Task brief: Reproduce the records below exactly as given.

Records for this task: Begin

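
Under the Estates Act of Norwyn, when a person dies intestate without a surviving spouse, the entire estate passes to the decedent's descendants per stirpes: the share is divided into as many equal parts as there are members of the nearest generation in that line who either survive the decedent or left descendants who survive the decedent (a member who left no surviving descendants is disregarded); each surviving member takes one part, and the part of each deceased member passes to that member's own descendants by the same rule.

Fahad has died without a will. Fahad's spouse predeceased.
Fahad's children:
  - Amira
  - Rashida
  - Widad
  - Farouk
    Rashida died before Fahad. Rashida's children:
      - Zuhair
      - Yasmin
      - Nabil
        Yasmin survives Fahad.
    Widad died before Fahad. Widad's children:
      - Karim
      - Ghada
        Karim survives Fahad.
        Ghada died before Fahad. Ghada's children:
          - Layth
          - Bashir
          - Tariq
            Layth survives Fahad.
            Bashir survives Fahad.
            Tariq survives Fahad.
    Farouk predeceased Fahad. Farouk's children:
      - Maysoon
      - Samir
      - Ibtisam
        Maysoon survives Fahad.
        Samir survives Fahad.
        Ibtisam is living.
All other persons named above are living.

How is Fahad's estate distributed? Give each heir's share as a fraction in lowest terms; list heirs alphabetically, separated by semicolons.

Amira 1/4; Bashir 1/24; Ibtisam 1/12; Karim 1/8; Layth 1/24; Maysoon 1/12; Nabil 1/12; Samir 1/12; Tariq 1/24; Yasmin 1/12; Zuhair 1/12

There is no surviving spouse, so the entire estate passes to Fahad's descendants per stirpes.
The estate is divided into 4 equal shares of 1/4 among Amira, Rashida, Widad, Farouk.
Amira is living and takes 1/4.
Rashida predeceased; the 1/4 allotted to Rashida's branch passes to Rashida's issue by representation.
The 1/4 is divided into 3 equal shares of 1/12 among Zuhair, Yasmin, Nabil.
Zuhair is living and takes 1/12.
Yasmin is living and takes 1/12.
Nabil is living and takes 1/12.
Widad predeceased; the 1/4 allotted to Widad's branch passes to Widad's issue by representation.
The 1/4 is divided into 2 equal shares of 1/8 among Karim, Ghada.
Karim is living and takes 1/8.
Ghada predeceased; the 1/8 allotted to Ghada's branch passes to Ghada's issue by representation.
The 1/8 is divided into 3 equal shares of 1/24 among Layth, Bashir, Tariq.
Layth is living and takes 1/24.
Bashir is living and takes 1/24.
Tariq is living and takes 1/24.
Farouk predeceased; the 1/4 allotted to Farouk's branch passes to Farouk's issue by representation.
The 1/4 is divided into 3 equal shares of 1/12 among Maysoon, Samir, Ibtisam.
Maysoon is living and takes 1/12.
Samir is living and takes 1/12.
Ibtisam is living and takes 1/12.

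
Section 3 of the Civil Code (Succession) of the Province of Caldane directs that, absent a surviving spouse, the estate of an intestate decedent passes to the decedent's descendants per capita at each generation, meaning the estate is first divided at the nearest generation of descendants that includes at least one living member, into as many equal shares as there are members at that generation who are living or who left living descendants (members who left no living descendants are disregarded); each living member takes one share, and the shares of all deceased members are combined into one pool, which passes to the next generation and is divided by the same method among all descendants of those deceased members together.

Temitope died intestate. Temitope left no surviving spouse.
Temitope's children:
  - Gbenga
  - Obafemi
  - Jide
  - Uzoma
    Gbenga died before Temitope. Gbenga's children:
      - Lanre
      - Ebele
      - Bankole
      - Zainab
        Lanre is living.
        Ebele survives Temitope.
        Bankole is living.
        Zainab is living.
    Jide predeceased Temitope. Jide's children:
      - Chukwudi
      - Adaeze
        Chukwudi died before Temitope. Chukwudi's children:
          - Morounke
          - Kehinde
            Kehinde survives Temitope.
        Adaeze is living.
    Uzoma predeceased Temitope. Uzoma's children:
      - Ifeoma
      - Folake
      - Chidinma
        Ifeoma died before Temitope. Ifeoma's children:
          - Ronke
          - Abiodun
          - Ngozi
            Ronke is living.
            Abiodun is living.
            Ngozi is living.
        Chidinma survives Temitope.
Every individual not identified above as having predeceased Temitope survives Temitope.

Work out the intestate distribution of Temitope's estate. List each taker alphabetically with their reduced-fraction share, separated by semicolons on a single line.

Abiodun 1/30; Adaeze 1/12; Bankole 1/12; Chidinma 1/12; Ebele 1/12; Folake 1/12; Kehinde 1/30; Lanre 1/12; Morounke 1/30; Ngozi 1/30; Obafemi 1/4; Ronke 1/30; Zainab 1/12

There is no surviving spouse, so the entire estate passes to Temitope's descendants per capita at each generation.
At generation 1 (Gbenga, Obafemi, Jide, Uzoma) there are 4 shares of (1)/4 = 1/4 each.
Living: Obafemi — each takes 1/4.
Deceased: Gbenga, Jide, and Uzoma. Their combined 3/4 is pooled and carried to generation 2.
At generation 2 (Lanre, Ebele, Bankole, Zainab, Chukwudi, Adaeze, Ifeoma, Folake, Chidinma) there are 9 shares of (3/4)/9 = 1/12 each.
Living: Lanre, Ebele, Bankole, Zainab, Adaeze, Folake, and Chidinma — each takes 1/12.
Deceased: Chukwudi and Ifeoma. Their combined 1/6 is pooled and carried to generation 3.
At generation 3 (Morounke, Kehinde, Ronke, Abiodun, Ngozi) there are 5 shares of (1/6)/5 = 1/30 each.
Living: Morounke, Kehinde, Ronke, Abiodun, and Ngozi — each takes 1/30.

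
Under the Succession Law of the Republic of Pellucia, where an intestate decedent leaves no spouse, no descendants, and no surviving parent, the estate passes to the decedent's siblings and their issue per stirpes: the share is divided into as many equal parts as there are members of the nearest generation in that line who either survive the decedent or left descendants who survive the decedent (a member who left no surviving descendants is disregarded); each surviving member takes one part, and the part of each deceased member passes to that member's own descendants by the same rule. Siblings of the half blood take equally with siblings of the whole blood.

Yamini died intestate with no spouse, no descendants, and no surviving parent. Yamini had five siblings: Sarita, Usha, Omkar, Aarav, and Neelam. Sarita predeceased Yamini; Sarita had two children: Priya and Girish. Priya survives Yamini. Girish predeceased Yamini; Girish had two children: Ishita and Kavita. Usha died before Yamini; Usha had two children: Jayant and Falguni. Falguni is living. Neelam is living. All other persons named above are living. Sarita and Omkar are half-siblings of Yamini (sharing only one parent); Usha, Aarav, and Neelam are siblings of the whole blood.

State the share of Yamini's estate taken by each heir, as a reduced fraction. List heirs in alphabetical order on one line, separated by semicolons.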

Records for this task: End

Final answer:
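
Under the Estates Act of Norwyn, when a person dies intestate without a surviving spouse, the entire estate passes to the decedent's descendants per stirpes: the share is divided into as many equal parts as there are members of the nearest generation in that line who either survive the decedent or left descendants who survive the decedent (a member who left no surviving descendants is disregarded); each surviving member takes one part, and the part of each deceased member passes to that member's own descendants by the same rule.

Fahad has died without a will. Fahad's spouse predeceased.
Fahad's children:
  - Amira
  - Rashida
  - Widad
  - Farouk
    Rashida died before Fahad. Rashida's children:
      - Zuhair
      - Yasmin
      - Nabil
        Yasmin survives Fahad.
    Widad died before Fahad. Widad's children:
      - Karim
      - Ghada
        Karim survives Fahad.
        Ghada died before Fahad. Ghada's children:
          - Layth
          - Bashir
          - Tariq
            Layth survives Fahad.
            Bashir survives Fahad.
            Tariq survives Fahad.
    Farouk predeceased Fahad. Farouk's children:
      - Maysoon
      - Samir
      - Ibtisam
        Maysoon survives Fahad.
        Samir survives Fahad.
        Ibtisam is living.
All other persons named above are living.

How is Fahad's estate distributed? Give each heir's share as a fraction in lowest terms; list heirs alphabetically, separated by semicolons.

Amira 1/4; Bashir 1/24; Ibtisam 1/12; Karim 1/8; Layth 1/24; Maysoon 1/12; Nabil 1/12; Samir 1/12; Tariq 1/24; Yasmin 1/12; Zuhair 1/12

There is no surviving spouse, so the entire estate passes to Fahad's descendants per stirpes.
The estate is divided into 4 equal shares of 1/4 among Amira, Rashida, Widad, Farouk.
Amira is living and takes 1/4.
Rashida predeceased; the 1/4 allotted to Rashida's branch passes to Rashida's issue by representation.
The 1/4 is divided into 3 equal shares of 1/12 among Zuhair, Yasmin, Nabil.
Zuhair is living and takes 1/12.
Yasmin is living and takes 1/12.
Nabil is living and takes 1/12.
Widad predeceased; the 1/4 allotted to Widad's branch passes to Widad's issue by representation.
The 1/4 is divided into 2 equal shares of 1/8 among Karim, Ghada.
Karim is living and takes 1/8.
Ghada predeceased; the 1/8 allotted to Ghada's branch passes to Ghada's issue by representation.
The 1/8 is divided into 3 equal shares of 1/24 among Layth, Bashir, Tariq.
Layth is living and takes 1/24.
Bashir is living and takes 1/24.
Tariq is living and takes 1/24.
Farouk predeceased; the 1/4 allotted to Farouk's branch passes to Farouk's issue by representation.
The 1/4 is divided into 3 equal shares of 1/12 among Maysoon, Samir, Ibtisam.
Maysoon is living and takes 1/12.
Samir is living and takes 1/12.
Ibtisam is living and takes 1/12.

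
Section 3 of the Civil Code (Succession) of the Province of Caldane directs that, absent a surviving spouse, the estate of an intestate decedent passes to the decedent's descendants per capita at each generation, meaning the estate is first divided at the nearest generation of descendants that includes at least one living member, into as many equal shares as there are members at that generation who are living or who left living descendants (members who left no living descendants are disregarded); each living member takes one share, and the shares of all deceased members are combined into one pool, which passes to the next generation and is divided by the same method among all descendants of those deceased members together.

Temitope died intestate. Temitope left no surviving spouse.
Temitope's children:
  - Gbenga
  - Obafemi
  - Jide
  - Uzoma
    Gbenga died before Temitope. Gbenga's children:
      - Lanre
      - Ebele
      - Bankole
      - Zainab
        Lanre is living.
        Ebele survives Temitope.
        Bankole is living.
        Zainab is living.
    Jide predeceased Temitope. Jide's children:
      - Chukwudi
      - Adaeze
        Chukwudi died before Temitope. Chukwudi's children:
          - Morounke
          - Kehinde
            Kehinde survives Temitope.
        Adaeze is living.
    Uzoma predeceased Temitope. Uzoma's children:
      - Ifeoma
      - Folake
      - Chidinma
        Ifeoma died before Temitope. Ifeoma's children:
          - Ronke
          - Abiodun
          - Ngozi
            Ronke is living.
            Abiodun is living.
            Ngozi is living.
        Chidinma survives Temitope.
Every individual not identified above as having predeceased Temitope survives Temitope.

Work out the intestate distribution of Temitope's estate. List each taker alphabetically with their reduced-fraction share, separated by semicolons on a single line.

Abiodun 1/30; Adaeze 1/12; Bankole 1/12; Chidinma 1/12; Ebele 1/12; Folake 1/12; Kehinde 1/30; Lanre 1/12; Morounke 1/30; Ngozi 1/30; Obafemi 1/4; Ronke 1/30; Zainab 1/12

There is no surviving spouse, so the entire estate passes to Temitope's descendants per capita at each generation.
At generation 1 (Gbenga, Obafemi, Jide, Uzoma) there are 4 shares of (1)/4 = 1/4 each.
Living: Obafemi — each takes 1/4.
Deceased: Gbenga, Jide, and Uzoma. Their combined 3/4 is pooled and carried to generation 2.
At generation 2 (Lanre, Ebele, Bankole, Zainab, Chukwudi, Adaeze, Ifeoma, Folake, Chidinma) there are 9 shares of (3/4)/9 = 1/12 each.
Living: Lanre, Ebele, Bankole, Zainab, Adaeze, Folake, and Chidinma — each takes 1/12.
Deceased: Chukwudi and Ifeoma. Their combined 1/6 is pooled and carried to generation 3.
At generation 3 (Morounke, Kehinde, Ronke, Abiodun, Ngozi) there are 5 shares of (1/6)/5 = 1/30 each.
Living: Morounke, Kehinde, Ronke, Abiodun, and Ngozi — each takes 1/30.

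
Under the Succession Law of the Republic of Pellucia, where an intestate decedent leaves no spouse, no descendants, and no surviving parent, the estate passes to the decedent's siblings and their issue per stirpes: the share is divided into as many equal parts as there are members of the nearest generation in that line who either survive the decedent or left descendants who survive the decedent (a member who left no surviving descendants is disregarded); each surviving member takes one part, and the part of each deceased member passes to that member's own descendants by the same rule. Siblings of the half blood take equally with siblings of the whole blood.

Yamini died intestate with no spouse, no descendants, and no surviving parent. Yamini had five siblings: Sarita, Usha, Omkar, Aarav, and Neelam. Sarita predeceased Yamini; Sarita had two children: Priya and Girish. Priya survives Yamini. Girish predeceased Yamini; Girish had two children: Ishita and Kavita. Usha died before Yamini; Usha had two children: Jayant and Falguni. Falguni is living. Neelam is living. All other persons named above are living. Sarita and Omkar are half-siblings of Yamini (sharing only one parent); Usha, Aarav, and Neelam are siblings of the whole blood.

State the share of Yamini's estate taken by each heir, as a reduced fraction. List heirs in alphabetical order on one line, separated by semicolons.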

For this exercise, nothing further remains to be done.